▶ _Task directions_
In the entries below, find the lines with the word "voltage" and copy them.

** Opening Exercise inputs block **

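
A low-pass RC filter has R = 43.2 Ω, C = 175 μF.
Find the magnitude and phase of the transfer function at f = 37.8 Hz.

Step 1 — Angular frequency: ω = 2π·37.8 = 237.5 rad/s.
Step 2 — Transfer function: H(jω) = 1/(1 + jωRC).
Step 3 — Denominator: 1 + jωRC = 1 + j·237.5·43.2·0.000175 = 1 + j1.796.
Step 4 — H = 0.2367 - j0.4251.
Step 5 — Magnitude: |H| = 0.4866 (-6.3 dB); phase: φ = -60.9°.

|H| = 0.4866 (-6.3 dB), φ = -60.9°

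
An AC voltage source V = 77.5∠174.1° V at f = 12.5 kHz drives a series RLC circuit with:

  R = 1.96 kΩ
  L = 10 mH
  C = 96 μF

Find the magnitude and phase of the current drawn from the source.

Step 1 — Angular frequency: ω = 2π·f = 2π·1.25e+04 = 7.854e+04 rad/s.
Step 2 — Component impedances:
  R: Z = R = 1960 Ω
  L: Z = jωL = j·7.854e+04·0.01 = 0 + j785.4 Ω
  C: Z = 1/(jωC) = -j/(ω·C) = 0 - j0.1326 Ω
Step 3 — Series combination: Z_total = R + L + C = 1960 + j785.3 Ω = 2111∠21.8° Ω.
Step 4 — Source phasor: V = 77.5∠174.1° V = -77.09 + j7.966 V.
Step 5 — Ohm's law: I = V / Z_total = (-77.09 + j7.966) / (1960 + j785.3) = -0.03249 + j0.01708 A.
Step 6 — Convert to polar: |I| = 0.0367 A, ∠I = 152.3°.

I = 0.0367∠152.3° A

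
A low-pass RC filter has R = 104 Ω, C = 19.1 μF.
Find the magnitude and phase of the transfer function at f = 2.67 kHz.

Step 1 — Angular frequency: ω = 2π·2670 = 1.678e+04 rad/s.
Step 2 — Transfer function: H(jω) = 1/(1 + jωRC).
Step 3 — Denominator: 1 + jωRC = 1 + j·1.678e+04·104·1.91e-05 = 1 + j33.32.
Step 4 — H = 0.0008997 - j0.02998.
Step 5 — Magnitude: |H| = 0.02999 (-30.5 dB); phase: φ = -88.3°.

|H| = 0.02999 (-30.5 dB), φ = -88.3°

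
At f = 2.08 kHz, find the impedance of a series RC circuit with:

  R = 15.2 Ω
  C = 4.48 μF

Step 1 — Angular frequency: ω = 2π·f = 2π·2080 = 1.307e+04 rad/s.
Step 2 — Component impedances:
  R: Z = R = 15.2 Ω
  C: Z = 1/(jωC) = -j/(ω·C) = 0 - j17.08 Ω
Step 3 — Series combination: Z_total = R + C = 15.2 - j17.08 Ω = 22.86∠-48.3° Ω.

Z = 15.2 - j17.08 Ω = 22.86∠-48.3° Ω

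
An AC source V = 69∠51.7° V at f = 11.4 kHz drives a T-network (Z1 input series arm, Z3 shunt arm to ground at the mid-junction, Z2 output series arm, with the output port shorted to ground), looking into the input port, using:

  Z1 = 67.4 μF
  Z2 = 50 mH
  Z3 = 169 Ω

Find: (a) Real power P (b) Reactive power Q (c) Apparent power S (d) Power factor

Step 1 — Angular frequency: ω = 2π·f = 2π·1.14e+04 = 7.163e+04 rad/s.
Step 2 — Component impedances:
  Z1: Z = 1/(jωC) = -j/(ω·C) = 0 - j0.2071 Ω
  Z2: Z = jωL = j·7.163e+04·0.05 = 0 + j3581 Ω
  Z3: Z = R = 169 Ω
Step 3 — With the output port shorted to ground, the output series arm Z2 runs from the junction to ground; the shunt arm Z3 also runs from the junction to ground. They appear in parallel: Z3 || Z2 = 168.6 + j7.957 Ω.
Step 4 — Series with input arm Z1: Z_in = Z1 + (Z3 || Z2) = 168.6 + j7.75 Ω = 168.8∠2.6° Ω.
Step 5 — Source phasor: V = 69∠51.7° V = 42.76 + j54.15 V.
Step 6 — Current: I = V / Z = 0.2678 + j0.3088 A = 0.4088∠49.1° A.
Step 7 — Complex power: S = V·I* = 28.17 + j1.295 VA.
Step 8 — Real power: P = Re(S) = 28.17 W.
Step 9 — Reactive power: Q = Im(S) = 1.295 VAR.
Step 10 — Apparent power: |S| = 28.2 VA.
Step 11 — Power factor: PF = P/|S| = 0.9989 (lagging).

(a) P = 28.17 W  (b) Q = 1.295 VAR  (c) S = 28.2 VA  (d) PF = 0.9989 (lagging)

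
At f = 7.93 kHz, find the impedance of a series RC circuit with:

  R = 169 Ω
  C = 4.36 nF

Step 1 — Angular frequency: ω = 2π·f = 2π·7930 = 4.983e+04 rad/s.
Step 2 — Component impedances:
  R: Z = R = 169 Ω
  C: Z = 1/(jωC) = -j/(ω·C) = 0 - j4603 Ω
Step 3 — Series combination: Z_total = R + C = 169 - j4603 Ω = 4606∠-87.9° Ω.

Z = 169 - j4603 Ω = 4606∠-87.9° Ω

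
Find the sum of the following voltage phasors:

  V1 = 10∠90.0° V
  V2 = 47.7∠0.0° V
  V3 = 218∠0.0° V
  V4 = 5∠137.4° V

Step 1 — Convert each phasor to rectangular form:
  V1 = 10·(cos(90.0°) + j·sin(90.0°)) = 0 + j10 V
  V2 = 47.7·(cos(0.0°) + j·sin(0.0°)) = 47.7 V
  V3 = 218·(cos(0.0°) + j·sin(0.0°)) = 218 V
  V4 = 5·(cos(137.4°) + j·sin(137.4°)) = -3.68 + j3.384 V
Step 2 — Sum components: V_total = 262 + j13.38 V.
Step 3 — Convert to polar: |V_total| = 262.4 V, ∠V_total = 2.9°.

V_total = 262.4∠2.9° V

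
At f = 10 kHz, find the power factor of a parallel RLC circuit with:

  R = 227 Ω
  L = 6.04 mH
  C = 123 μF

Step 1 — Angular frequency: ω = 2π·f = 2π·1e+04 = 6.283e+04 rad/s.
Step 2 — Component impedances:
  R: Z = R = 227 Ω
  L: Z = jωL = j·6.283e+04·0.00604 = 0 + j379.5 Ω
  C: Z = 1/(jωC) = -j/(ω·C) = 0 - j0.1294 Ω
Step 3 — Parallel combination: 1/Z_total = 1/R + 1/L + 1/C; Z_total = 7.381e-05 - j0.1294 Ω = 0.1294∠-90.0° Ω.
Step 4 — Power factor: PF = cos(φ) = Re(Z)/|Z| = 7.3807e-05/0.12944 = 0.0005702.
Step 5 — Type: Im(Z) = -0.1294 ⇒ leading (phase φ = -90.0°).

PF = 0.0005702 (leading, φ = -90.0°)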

** Closing Exercise inputs block **

▶ _Finished task_
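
An AC voltage source V = 77.5∠174.1° V at f = 12.5 kHz drives a series RLC circuit with:
Find the sum of the following voltage phasors: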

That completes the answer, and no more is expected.